EXERCISE REQUIREMENTS:
Only one stretch of the records below is wanted: the lines from the one holding "A marketing team ran Campaign U" through the one holding "Overall (ignoring customer". Return it exactly, both ends included.

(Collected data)
━━━━━━━━━━━━━━━━

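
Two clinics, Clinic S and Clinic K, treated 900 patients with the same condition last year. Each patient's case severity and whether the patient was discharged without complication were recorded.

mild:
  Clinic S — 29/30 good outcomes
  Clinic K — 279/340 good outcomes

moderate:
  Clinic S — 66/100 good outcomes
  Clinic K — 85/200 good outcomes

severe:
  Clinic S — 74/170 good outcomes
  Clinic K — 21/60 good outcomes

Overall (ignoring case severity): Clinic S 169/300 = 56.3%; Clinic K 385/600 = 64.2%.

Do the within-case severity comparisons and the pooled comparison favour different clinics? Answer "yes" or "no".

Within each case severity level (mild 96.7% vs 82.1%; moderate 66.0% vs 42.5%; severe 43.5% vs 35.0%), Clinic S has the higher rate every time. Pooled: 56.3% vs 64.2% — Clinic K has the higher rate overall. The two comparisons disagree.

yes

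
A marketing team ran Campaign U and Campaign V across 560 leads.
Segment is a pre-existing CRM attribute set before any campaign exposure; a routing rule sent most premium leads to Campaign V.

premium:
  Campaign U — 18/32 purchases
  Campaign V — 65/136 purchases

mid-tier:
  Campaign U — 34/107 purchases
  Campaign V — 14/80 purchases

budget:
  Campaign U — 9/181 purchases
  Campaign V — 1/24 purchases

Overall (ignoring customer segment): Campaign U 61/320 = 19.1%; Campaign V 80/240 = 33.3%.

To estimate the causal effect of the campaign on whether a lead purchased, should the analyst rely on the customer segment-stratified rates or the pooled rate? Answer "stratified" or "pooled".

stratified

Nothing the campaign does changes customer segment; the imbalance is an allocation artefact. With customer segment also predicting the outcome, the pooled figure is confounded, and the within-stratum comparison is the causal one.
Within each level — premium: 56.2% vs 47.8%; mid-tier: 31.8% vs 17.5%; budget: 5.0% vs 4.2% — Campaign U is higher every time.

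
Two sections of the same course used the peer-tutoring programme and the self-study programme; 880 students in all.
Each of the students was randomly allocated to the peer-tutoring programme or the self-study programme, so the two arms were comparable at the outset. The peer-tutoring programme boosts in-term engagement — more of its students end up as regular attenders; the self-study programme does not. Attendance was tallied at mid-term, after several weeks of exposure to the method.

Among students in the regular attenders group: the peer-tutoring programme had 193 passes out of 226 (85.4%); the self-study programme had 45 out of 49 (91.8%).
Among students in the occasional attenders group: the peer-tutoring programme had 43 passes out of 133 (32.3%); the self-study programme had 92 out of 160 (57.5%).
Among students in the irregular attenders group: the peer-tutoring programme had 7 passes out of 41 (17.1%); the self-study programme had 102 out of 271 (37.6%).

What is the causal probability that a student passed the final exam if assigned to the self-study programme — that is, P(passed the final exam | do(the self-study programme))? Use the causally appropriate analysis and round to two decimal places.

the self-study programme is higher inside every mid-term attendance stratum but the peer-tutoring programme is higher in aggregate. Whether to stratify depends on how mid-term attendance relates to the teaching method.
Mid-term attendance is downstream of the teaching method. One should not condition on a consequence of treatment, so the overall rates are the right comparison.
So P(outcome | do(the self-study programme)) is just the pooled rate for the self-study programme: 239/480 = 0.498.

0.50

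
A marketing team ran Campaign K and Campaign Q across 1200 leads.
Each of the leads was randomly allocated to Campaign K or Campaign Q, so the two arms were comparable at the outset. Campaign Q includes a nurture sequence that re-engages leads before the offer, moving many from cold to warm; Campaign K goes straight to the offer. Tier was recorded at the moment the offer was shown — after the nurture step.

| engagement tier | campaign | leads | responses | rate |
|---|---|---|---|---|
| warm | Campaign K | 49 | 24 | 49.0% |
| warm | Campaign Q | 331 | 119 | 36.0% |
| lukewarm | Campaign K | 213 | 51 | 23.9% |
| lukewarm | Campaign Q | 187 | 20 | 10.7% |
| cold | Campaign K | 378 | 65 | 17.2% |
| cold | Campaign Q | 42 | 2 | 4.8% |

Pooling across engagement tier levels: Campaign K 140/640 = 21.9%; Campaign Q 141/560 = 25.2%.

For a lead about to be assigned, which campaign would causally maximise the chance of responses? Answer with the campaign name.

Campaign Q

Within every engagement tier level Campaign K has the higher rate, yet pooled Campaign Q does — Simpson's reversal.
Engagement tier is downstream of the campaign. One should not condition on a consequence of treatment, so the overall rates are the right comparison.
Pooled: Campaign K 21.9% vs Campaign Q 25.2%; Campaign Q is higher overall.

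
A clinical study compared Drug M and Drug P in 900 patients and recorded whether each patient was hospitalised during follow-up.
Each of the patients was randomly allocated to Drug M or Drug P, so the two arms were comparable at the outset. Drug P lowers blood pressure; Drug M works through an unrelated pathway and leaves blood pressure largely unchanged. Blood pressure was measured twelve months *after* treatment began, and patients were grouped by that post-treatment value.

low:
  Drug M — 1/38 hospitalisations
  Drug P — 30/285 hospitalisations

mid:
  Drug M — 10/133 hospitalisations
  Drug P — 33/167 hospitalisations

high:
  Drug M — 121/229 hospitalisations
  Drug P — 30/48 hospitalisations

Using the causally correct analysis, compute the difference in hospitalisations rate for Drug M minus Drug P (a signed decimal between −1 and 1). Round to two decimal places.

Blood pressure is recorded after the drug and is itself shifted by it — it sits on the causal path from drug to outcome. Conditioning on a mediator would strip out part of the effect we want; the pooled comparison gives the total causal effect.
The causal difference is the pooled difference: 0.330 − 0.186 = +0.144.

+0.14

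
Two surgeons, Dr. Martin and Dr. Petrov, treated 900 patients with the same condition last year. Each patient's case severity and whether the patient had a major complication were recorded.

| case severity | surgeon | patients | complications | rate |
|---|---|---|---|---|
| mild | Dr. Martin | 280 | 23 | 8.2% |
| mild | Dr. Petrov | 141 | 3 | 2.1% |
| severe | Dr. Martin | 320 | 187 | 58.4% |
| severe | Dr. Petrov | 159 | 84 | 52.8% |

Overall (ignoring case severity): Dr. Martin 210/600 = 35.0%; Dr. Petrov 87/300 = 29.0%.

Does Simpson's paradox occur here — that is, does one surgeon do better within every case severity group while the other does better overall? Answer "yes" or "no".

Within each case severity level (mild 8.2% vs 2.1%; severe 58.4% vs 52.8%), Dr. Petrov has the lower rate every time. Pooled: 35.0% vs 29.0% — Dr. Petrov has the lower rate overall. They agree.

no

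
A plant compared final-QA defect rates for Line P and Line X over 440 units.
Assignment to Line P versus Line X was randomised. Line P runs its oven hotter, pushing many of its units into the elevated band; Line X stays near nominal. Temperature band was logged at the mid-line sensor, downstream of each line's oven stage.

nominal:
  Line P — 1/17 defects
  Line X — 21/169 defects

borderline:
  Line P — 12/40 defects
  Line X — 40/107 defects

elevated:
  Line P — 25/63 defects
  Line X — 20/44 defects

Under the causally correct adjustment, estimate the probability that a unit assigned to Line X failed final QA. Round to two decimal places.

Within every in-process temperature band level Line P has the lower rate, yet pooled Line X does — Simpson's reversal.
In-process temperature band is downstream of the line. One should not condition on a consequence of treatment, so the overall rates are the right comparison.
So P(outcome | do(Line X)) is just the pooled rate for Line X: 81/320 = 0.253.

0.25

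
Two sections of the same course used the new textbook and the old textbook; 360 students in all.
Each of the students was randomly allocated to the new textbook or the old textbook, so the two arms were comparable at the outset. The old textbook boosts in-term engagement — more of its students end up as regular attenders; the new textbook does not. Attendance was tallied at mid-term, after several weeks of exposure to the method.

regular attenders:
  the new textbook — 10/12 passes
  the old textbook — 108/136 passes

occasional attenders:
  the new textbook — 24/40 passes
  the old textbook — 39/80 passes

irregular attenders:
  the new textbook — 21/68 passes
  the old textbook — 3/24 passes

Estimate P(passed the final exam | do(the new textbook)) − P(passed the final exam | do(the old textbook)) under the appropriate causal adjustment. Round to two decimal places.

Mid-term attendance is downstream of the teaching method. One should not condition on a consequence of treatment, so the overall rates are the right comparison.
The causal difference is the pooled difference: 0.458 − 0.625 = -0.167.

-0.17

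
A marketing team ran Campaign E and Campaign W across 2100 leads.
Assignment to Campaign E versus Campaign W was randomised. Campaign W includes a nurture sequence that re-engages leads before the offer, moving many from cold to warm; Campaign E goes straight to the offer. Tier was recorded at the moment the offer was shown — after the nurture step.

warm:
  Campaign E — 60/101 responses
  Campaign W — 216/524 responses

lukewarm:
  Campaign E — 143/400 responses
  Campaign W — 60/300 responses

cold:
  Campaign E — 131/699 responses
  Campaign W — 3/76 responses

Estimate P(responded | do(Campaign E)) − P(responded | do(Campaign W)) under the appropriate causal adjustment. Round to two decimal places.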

━━━━━━━━━━━━━━━━

THE ANSWER:
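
A marketing team ran Campaign U and Campaign V across 560 leads.
Segment is a pre-existing CRM attribute set before any campaign exposure; a routing rule sent most premium leads to Campaign V.

premium:
  Campaign U — 18/32 purchases
  Campaign V — 65/136 purchases

mid-tier:
  Campaign U — 34/107 purchases
  Campaign V — 14/80 purchases

budget:
  Campaign U — 9/181 purchases
  Campaign V — 1/24 purchases

Overall (ignoring customer segment): Campaign U 61/320 = 19.1%; Campaign V 80/240 = 33.3%.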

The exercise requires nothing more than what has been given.